Problem to work on: Search term "unknown": work out how many lines of the data below contain it, and answer with that number alone.

......

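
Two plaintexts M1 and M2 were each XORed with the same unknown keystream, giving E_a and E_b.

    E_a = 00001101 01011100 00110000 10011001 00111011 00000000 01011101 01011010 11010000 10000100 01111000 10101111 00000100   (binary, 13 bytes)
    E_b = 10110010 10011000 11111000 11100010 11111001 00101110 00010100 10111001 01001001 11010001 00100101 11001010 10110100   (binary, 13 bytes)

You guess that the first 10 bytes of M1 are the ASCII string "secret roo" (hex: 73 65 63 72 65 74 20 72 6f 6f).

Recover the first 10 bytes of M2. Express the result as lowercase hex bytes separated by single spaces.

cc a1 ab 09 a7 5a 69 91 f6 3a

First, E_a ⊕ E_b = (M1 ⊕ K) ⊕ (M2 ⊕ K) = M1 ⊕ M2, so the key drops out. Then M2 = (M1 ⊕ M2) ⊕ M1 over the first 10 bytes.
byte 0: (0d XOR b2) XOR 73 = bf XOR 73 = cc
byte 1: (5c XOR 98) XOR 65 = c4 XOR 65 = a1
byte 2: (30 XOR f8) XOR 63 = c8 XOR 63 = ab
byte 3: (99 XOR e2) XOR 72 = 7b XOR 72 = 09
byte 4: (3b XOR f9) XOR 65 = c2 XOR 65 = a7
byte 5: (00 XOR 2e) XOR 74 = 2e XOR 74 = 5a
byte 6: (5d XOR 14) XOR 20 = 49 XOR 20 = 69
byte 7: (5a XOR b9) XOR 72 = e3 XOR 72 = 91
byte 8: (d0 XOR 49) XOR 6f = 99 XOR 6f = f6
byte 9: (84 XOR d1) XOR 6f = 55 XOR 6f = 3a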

......

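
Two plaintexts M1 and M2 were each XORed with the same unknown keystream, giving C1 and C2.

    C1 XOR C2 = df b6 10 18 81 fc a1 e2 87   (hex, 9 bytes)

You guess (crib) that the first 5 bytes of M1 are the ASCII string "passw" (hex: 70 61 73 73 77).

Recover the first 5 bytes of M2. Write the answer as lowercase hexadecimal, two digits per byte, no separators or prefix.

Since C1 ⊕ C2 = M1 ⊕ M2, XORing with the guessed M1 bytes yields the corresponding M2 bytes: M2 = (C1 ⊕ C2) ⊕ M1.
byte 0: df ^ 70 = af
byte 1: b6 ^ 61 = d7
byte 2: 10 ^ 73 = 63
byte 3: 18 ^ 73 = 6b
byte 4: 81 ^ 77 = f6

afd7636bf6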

......

Answer space: 2